Somewhere below are a line with "Consider a chilled" and a later line with "2. rho = 205 kg/m³, A = 0.04 m², V = 7.96 m/s". Output exactly those lines and all lines between them.

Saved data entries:
-*-*-
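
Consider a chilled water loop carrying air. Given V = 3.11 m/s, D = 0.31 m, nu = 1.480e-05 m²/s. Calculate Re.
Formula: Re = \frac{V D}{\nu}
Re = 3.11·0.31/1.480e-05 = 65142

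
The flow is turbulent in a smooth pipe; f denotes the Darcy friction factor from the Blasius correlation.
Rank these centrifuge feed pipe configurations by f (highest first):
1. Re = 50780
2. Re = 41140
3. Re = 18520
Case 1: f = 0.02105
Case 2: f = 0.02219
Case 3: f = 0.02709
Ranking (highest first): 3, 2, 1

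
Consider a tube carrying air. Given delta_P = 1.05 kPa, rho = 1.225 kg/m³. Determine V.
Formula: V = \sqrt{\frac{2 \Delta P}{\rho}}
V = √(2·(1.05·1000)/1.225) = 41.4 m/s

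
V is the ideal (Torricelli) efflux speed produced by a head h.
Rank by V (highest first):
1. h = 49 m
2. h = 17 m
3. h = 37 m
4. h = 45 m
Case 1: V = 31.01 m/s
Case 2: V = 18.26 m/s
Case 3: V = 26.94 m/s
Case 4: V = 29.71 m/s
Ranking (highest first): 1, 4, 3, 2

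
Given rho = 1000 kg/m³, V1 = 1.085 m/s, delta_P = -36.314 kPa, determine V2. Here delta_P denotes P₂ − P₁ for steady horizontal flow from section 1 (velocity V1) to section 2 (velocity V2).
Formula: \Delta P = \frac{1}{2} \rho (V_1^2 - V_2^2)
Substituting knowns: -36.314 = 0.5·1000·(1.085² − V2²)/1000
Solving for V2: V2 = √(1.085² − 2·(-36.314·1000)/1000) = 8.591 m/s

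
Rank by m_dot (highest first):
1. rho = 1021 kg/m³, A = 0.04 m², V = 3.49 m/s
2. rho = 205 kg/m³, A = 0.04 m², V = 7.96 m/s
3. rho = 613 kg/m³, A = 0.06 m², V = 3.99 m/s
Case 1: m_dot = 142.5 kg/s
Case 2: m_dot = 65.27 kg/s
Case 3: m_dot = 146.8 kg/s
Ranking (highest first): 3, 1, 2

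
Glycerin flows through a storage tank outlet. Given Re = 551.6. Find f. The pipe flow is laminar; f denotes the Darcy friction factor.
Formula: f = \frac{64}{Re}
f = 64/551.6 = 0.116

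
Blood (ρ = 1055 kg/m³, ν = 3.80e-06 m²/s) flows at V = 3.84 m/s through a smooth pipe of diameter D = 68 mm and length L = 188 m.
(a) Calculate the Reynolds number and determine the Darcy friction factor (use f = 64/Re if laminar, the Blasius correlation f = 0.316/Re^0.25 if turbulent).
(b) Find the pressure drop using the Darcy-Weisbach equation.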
-*-*-
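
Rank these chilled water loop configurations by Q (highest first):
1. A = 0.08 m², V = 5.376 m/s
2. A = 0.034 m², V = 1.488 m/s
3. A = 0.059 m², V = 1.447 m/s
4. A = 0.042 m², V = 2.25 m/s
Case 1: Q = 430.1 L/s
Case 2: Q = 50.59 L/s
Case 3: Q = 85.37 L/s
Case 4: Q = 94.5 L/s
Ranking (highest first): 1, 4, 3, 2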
-*-*-
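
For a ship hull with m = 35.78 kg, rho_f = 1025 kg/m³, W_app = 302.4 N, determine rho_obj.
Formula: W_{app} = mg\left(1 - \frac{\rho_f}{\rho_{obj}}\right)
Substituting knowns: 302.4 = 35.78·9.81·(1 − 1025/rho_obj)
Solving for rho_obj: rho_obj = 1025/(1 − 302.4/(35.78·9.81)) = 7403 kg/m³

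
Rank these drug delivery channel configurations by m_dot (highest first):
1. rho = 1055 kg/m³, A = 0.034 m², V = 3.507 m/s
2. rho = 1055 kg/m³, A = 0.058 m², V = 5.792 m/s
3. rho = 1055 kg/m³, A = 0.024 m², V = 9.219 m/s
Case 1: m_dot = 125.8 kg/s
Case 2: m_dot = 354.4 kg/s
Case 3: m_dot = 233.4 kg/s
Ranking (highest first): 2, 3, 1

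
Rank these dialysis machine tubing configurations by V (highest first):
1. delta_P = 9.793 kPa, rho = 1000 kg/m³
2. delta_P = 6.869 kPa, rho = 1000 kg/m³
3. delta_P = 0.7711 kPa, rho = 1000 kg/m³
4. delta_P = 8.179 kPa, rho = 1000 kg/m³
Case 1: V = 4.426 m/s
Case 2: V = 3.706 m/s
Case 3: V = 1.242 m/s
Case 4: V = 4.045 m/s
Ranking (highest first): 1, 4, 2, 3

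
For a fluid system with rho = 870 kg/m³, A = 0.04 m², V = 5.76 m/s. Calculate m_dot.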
-*-*-
#### [Output of the exercise]
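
Consider a chilled water loop carrying air. Given V = 3.11 m/s, D = 0.31 m, nu = 1.480e-05 m²/s. Calculate Re.
Formula: Re = \frac{V D}{\nu}
Re = 3.11·0.31/1.480e-05 = 65142

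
The flow is turbulent in a smooth pipe; f denotes the Darcy friction factor from the Blasius correlation.
Rank these centrifuge feed pipe configurations by f (highest first):
1. Re = 50780
2. Re = 41140
3. Re = 18520
Case 1: f = 0.02105
Case 2: f = 0.02219
Case 3: f = 0.02709
Ranking (highest first): 3, 2, 1

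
Consider a tube carrying air. Given delta_P = 1.05 kPa, rho = 1.225 kg/m³. Determine V.
Formula: V = \sqrt{\frac{2 \Delta P}{\rho}}
V = √(2·(1.05·1000)/1.225) = 41.4 m/s

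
V is the ideal (Torricelli) efflux speed produced by a head h.
Rank by V (highest first):
1. h = 49 m
2. h = 17 m
3. h = 37 m
4. h = 45 m
Case 1: V = 31.01 m/s
Case 2: V = 18.26 m/s
Case 3: V = 26.94 m/s
Case 4: V = 29.71 m/s
Ranking (highest first): 1, 4, 3, 2

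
Given rho = 1000 kg/m³, V1 = 1.085 m/s, delta_P = -36.314 kPa, determine V2. Here delta_P denotes P₂ − P₁ for steady horizontal flow from section 1 (velocity V1) to section 2 (velocity V2).
Formula: \Delta P = \frac{1}{2} \rho (V_1^2 - V_2^2)
Substituting knowns: -36.314 = 0.5·1000·(1.085² − V2²)/1000
Solving for V2: V2 = √(1.085² − 2·(-36.314·1000)/1000) = 8.591 m/s

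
Rank by m_dot (highest first):
1. rho = 1021 kg/m³, A = 0.04 m², V = 3.49 m/s
2. rho = 205 kg/m³, A = 0.04 m², V = 7.96 m/s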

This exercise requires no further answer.